The records:
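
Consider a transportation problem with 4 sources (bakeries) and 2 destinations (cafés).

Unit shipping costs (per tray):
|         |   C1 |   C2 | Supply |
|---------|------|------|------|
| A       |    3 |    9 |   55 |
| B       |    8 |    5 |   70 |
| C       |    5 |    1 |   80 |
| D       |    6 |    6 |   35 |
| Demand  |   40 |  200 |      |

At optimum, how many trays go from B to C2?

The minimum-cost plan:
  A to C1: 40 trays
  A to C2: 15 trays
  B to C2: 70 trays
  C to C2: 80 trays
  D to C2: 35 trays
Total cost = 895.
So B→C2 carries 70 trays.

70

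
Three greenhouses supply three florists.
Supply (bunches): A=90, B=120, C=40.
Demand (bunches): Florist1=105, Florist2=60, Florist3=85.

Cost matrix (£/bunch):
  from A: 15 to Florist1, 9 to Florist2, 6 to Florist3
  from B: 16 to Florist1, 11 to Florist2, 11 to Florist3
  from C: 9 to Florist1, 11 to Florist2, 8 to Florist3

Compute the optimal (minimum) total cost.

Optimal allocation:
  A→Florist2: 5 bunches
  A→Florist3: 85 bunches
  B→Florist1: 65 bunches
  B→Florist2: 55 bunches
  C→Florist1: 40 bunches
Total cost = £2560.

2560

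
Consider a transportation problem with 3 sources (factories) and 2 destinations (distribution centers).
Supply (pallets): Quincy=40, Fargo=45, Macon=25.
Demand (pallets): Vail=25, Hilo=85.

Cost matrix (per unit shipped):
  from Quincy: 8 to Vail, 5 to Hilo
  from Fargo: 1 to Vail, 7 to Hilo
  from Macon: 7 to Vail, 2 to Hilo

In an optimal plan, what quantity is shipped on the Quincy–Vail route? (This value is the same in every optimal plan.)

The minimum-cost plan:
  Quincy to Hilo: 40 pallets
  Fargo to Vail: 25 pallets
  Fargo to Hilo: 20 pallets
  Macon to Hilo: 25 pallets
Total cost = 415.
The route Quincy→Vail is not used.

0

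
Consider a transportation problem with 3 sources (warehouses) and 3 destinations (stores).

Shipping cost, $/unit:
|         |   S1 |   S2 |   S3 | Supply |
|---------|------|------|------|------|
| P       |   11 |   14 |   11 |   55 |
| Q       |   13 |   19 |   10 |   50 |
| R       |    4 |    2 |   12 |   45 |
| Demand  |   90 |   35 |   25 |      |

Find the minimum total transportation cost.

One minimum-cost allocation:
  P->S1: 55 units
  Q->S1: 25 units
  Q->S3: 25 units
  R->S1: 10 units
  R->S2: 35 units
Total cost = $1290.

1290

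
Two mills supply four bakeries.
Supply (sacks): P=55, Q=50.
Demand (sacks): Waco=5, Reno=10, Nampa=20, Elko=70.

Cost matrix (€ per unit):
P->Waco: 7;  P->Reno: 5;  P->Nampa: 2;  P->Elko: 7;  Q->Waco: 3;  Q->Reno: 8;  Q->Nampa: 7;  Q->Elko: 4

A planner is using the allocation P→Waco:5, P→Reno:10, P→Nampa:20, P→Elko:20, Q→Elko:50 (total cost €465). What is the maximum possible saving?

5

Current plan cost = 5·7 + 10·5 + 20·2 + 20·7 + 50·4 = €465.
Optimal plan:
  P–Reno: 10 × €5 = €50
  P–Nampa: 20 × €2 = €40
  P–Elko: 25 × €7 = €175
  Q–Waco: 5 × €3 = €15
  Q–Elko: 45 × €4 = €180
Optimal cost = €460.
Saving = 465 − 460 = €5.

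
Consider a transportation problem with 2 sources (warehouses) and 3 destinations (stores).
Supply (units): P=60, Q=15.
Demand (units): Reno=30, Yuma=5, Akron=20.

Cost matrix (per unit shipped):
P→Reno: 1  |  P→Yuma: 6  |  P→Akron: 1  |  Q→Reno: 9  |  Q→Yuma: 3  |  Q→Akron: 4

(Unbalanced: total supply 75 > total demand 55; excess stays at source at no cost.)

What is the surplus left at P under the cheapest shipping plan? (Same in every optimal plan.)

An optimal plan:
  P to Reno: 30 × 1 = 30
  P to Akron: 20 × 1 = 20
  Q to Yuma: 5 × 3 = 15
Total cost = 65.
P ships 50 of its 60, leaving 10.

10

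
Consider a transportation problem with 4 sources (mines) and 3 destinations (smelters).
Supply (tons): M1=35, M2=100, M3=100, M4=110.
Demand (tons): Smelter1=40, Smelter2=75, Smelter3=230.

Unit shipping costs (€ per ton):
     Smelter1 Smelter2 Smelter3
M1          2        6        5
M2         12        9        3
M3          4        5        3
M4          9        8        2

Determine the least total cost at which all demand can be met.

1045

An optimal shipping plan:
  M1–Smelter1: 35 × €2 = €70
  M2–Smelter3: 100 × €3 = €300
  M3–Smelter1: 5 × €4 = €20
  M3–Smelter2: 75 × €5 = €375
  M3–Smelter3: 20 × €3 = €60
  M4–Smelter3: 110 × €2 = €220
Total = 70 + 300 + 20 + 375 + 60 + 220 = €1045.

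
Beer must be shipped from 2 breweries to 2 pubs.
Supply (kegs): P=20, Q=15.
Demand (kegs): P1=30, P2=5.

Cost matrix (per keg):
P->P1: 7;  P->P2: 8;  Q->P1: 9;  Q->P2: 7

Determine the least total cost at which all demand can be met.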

Work task: Scan the material above for the word "costs", and copy every line in which it is found.

Solution below:
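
Unit shipping costs (per tray):
Unit shipping costs (€ per ton):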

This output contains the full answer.